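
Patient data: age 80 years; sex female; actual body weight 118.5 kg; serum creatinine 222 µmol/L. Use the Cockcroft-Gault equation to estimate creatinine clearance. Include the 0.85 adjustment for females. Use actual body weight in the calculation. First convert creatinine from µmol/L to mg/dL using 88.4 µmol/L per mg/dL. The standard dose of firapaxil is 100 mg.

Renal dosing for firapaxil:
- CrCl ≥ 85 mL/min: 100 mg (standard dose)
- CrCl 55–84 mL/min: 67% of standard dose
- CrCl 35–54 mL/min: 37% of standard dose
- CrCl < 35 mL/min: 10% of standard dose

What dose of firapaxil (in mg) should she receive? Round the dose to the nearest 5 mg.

10 mg

SCr = 222 / 88.4 = 2.511 mg/dL
CrCl = (140 − 80) × 118.5 / (72 × 2.511) × 0.85 = 7110.0 / 180.79 × 0.85 ≈ 33.4 mL/min
CrCl ≈ 33 mL/min → bracket < 35 mL/min.
10% of 100 mg = 10 mg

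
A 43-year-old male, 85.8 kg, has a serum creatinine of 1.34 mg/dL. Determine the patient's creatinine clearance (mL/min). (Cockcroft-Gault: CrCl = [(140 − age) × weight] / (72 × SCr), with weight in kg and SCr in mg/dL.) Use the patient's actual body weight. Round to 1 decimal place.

86.3 mL/min

CrCl = (140 − 43) × 85.8 / (72 × 1.34) = 8322.6 / 96.48 ≈ 86.3 mL/min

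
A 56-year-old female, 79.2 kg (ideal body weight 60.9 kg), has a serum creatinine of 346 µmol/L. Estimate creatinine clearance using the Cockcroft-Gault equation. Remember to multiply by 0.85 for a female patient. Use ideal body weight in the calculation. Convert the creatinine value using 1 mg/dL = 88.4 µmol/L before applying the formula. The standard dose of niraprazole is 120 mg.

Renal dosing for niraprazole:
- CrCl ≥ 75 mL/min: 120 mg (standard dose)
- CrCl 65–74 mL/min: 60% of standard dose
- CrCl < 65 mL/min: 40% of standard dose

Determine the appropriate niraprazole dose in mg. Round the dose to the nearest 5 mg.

SCr = 346 / 88.4 = 3.914 mg/dL
CrCl = (140 − 56) × 60.9 / (72 × 3.914) × 0.85 = 5115.6 / 281.81 × 0.85 ≈ 15.4 mL/min
CrCl ≈ 15 mL/min → bracket < 65 mL/min.
40% of 120 mg = 48 mg → 50 mg

50 mg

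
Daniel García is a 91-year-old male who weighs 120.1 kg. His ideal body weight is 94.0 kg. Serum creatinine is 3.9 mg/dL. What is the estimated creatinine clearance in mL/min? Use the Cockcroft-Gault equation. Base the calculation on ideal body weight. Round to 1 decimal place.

CrCl = (140 − 91) × 94 / (72 × 3.9) = 4606.0 / 280.80 ≈ 16.4 mL/min

16.4 mL/min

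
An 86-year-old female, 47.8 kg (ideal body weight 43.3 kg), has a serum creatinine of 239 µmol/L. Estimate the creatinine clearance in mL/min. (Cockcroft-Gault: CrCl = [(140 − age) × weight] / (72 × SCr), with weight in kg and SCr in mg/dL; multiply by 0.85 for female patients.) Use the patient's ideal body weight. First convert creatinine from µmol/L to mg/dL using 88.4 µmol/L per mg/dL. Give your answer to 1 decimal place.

10.2 mL/min

SCr = 239 / 88.4 = 2.704 mg/dL
CrCl = (140 − 86) × 43.3 / (72 × 2.704) × 0.85 = 2338.2 / 194.69 × 0.85 ≈ 10.2 mL/min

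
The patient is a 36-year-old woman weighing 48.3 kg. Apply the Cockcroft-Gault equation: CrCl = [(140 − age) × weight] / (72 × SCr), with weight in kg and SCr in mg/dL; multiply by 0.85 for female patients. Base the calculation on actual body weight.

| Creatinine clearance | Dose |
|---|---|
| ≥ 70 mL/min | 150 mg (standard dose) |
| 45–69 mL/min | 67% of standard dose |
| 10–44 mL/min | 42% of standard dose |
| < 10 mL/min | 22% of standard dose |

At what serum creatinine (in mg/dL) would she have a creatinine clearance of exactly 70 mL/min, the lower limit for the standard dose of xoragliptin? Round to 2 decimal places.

0.85 mg/dL

Standard dose requires CrCl ≥ 70 mL/min.
Set (140 − 36) × 48.3 × 0.85 / (72 × SCr) = 70
SCr = (140 − 36) × 48.3 × 0.85 / (72 × 70) = 0.847 mg/dL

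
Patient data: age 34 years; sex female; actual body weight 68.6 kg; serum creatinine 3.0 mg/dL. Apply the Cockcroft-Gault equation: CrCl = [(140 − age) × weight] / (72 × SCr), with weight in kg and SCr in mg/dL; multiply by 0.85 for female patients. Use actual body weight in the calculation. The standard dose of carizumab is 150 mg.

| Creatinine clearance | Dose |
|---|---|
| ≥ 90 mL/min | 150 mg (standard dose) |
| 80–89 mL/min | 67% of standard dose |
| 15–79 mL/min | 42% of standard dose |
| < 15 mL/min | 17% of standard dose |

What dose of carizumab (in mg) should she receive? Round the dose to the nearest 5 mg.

65 mg

CrCl = (140 − 34) × 68.6 / (72 × 3) × 0.85 = 7271.6 / 216.00 × 0.85 ≈ 28.6 mL/min
CrCl ≈ 29 mL/min → bracket 15–79 mL/min.
42% of 150 mg = 63 mg → 65 mg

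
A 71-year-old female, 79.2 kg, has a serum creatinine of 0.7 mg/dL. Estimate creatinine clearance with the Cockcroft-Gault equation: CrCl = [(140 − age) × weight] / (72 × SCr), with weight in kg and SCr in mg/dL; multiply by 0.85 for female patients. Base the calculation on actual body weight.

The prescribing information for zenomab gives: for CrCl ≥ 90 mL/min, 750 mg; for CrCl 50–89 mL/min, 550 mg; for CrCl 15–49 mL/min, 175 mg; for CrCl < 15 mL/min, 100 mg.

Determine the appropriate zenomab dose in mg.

750 mg

CrCl = (140 − 71) × 79.2 / (72 × 0.7) × 0.85 = 5464.8 / 50.40 × 0.85 ≈ 92.2 mL/min
CrCl ≈ 92 mL/min → bracket ≥ 90 mL/min.
Dose for this bracket: 750 mg.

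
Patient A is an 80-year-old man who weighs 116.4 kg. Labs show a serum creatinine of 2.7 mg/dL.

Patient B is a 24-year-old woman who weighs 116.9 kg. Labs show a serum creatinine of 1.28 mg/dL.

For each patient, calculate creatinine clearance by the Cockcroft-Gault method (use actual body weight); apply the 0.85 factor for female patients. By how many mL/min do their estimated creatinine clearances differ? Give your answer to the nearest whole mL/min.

89 mL/min

Patient A: CrCl = (140 − 80) × 116.4 / (72 × 2.7) = 6984.0 / 194.40 ≈ 35.9 mL/min
Patient B: CrCl = (140 − 24) × 116.9 / (72 × 1.28) × 0.85 = 13560.4 / 92.16 × 0.85 ≈ 125.1 mL/min
|35.9 − 125.1| = 89.2 mL/min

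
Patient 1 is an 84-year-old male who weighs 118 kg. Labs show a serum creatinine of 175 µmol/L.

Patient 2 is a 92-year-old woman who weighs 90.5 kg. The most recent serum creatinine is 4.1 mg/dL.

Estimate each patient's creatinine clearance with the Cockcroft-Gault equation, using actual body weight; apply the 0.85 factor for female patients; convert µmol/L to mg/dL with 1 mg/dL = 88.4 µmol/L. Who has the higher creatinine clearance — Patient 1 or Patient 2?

Patient 1: SCr = 175 / 88.4 = 1.98 mg/dL
Patient 1: CrCl = (140 − 84) × 118 / (72 × 1.98) = 6608.0 / 142.56 ≈ 46.4 mL/min
Patient 2: CrCl = (140 − 92) × 90.5 / (72 × 4.1) × 0.85 = 4344.0 / 295.20 × 0.85 ≈ 12.5 mL/min
46.4 vs 12.5 mL/min → Patient 1 is higher.

Patient 1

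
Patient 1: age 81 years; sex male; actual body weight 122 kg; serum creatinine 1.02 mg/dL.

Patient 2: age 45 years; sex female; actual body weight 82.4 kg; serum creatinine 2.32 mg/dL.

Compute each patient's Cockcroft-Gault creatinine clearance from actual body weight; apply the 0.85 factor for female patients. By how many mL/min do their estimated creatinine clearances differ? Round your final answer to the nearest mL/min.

58 mL/min

Patient 1: CrCl = (140 − 81) × 122 / (72 × 1.02) = 7198.0 / 73.44 ≈ 98.0 mL/min
Patient 2: CrCl = (140 − 45) × 82.4 / (72 × 2.32) × 0.85 = 7828.0 / 167.04 × 0.85 ≈ 39.8 mL/min
|98.0 − 39.8| = 58.2 mL/min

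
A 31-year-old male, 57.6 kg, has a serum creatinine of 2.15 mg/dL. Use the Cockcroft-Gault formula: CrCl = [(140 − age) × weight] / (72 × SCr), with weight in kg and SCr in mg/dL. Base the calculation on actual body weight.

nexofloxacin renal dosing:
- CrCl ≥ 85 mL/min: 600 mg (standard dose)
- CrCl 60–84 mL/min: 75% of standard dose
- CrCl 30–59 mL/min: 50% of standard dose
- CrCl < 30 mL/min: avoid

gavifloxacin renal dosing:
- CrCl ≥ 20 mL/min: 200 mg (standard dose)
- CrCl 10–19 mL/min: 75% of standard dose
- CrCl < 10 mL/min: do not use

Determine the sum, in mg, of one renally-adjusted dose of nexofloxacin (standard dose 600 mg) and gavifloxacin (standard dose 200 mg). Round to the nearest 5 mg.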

.....

Exercise instructions
Scan the material above for the string "Labs", returning each line that contains it.

Response area
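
Patient A is an 80-year-old man who weighs 116.4 kg. Labs show a serum creatinine of 2.7 mg/dL.
Patient B is a 24-year-old woman who weighs 116.9 kg. Labs show a serum creatinine of 1.28 mg/dL.
Patient 1 is an 84-year-old male who weighs 118 kg. Labs show a serum creatinine of 175 µmol/L.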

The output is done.